*** Opening of RECORDS PROVIDED ***
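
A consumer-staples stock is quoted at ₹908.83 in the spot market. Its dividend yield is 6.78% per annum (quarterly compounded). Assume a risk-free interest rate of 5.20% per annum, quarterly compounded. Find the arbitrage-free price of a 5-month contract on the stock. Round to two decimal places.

₹902.95

F = S · (1+r/4)^(4T) / (1+q/4)^(4T)
= 908.83 × 1.021760 / 1.028409 = 908.83 × 0.993535
F = ₹902.95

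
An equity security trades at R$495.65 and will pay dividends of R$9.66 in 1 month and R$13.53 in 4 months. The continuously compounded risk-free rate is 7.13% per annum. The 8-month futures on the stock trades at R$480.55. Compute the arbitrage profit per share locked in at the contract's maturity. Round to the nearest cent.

PV(dividends) I = 9.66·e^(−0.0713·1/12) + 13.53·e^(−0.0713·4/12) = 22.8150
Fair futures F* = (S − I)·e^(rT) = (495.65 − 22.8150)·e^0.047533 = 472.8350 × 1.048681 = 495.8531
Market R$480.55 < fair 495.8531: forward underpriced → reverse cash-and-carry (short the stock, invest proceeds at r, pay the dividends, go long the forward).
Profit at T = |F_mkt − F*| = |480.55 − 495.8531| = R$15.30 per share

R$15.30 per share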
*** Close of RECORDS PROVIDED ***
» **YOUR INSTRUCTIONS**
Above are the records; restate each one exactly.

» **SOLUTION TO THIS TASK**
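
A consumer-staples stock is quoted at ₹908.83 in the spot market. Its dividend yield is 6.78% per annum (quarterly compounded). Assume a risk-free interest rate of 5.20% per annum, quarterly compounded. Find the arbitrage-free price of a 5-month contract on the stock. Round to two decimal places.

₹902.95

F = S · (1+r/4)^(4T) / (1+q/4)^(4T)
= 908.83 × 1.021760 / 1.028409 = 908.83 × 0.993535
F = ₹902.95

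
An equity security trades at R$495.65 and will pay dividends of R$9.66 in 1 month and R$13.53 in 4 months. The continuously compounded risk-free rate is 7.13% per annum. The 8-month futures on the stock trades at R$480.55. Compute the arbitrage profit per share locked in at the contract's maturity. Round to the nearest cent.

PV(dividends) I = 9.66·e^(−0.0713·1/12) + 13.53·e^(−0.0713·4/12) = 22.8150
Fair futures F* = (S − I)·e^(rT) = (495.65 − 22.8150)·e^0.047533 = 472.8350 × 1.048681 = 495.8531
Market R$480.55 < fair 495.8531: forward underpriced → reverse cash-and-carry (short the stock, invest proceeds at r, pay the dividends, go long the forward).
Profit at T = |F_mkt − F*| = |480.55 − 495.8531| = R$15.30 per share

R$15.30 per share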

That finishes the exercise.